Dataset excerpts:
+ + + + + + +

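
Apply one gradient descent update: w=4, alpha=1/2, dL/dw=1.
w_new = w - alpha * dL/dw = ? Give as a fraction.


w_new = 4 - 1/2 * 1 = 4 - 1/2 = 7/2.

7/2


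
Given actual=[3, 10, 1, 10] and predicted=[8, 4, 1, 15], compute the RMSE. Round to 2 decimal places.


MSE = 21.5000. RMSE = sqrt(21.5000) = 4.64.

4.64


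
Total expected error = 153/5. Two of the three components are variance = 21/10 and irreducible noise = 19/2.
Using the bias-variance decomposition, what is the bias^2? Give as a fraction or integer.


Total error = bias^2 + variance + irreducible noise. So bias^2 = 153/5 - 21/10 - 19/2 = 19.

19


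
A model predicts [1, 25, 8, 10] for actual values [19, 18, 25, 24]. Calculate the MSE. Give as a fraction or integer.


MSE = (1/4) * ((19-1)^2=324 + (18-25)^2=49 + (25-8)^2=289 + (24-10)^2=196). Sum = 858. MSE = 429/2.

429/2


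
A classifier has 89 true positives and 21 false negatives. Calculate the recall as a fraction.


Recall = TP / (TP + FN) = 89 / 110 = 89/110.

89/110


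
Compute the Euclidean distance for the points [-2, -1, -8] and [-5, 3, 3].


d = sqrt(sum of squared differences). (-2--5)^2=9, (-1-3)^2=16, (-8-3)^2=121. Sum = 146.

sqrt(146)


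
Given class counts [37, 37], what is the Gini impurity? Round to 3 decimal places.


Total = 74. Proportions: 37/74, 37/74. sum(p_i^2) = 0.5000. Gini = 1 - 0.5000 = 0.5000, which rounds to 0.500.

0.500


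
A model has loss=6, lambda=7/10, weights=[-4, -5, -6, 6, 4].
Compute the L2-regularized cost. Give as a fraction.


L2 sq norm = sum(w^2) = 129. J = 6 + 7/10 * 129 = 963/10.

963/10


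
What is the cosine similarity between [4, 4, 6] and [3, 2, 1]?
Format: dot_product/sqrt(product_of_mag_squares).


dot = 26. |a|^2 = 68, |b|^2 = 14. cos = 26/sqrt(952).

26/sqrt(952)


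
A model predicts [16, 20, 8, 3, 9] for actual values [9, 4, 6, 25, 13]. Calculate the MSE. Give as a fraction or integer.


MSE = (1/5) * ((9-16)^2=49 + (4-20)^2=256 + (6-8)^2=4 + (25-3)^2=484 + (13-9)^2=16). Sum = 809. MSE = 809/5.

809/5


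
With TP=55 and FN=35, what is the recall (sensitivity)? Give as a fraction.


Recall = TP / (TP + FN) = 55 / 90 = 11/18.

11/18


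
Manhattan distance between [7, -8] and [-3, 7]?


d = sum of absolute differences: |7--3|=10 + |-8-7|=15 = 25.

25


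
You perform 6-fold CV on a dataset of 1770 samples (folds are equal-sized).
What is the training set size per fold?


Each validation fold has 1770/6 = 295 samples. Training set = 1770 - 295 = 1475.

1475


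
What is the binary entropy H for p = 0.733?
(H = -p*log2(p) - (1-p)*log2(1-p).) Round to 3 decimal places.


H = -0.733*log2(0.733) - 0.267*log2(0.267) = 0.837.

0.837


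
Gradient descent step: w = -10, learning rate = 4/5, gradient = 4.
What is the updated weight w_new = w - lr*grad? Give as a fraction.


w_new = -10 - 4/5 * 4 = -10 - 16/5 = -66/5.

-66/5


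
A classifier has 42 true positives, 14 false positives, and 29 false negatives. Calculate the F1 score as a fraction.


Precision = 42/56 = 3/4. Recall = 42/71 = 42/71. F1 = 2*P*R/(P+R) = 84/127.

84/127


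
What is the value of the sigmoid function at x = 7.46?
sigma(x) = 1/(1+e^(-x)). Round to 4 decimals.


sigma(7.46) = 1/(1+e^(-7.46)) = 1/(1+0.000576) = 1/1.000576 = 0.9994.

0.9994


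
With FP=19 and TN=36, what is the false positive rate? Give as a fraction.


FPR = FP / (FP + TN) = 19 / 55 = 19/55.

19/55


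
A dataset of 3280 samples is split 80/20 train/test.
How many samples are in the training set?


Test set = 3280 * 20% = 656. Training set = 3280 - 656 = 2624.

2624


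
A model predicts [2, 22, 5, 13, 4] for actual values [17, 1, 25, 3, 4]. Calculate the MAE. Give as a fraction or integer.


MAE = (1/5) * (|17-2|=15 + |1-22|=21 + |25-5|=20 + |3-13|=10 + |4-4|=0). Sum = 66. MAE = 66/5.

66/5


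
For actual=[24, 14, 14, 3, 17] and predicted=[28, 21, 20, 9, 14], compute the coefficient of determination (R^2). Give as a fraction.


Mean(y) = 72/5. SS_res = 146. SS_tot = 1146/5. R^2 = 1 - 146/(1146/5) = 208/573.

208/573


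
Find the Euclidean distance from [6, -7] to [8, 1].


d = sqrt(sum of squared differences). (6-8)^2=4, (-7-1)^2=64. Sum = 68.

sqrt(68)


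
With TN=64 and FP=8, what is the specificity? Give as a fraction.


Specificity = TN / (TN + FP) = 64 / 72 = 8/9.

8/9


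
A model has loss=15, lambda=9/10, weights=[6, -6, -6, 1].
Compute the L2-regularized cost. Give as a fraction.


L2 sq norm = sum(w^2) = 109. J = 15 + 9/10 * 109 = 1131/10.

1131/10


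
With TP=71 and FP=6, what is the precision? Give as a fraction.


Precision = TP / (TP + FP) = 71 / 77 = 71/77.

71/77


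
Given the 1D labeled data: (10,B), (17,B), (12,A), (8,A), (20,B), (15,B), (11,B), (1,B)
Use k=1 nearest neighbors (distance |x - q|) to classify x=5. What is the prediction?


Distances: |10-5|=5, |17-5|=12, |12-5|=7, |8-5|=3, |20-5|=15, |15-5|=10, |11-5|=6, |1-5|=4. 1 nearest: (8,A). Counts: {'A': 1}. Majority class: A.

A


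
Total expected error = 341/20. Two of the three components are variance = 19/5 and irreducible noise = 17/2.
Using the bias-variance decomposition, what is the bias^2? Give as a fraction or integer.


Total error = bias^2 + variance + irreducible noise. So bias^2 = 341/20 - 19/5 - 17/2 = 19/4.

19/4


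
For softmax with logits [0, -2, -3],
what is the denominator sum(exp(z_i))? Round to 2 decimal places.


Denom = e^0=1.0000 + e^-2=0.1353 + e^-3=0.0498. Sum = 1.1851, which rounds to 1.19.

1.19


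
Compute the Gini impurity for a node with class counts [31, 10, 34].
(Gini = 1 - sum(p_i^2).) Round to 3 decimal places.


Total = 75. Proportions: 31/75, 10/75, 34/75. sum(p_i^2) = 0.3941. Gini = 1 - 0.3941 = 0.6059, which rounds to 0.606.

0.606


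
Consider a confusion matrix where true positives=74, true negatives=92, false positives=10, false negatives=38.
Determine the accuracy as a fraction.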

+ + + + + + +

▸ **Your task**
Give only the number of lines above holding "lambda".

▸ **Result of this exercise**
2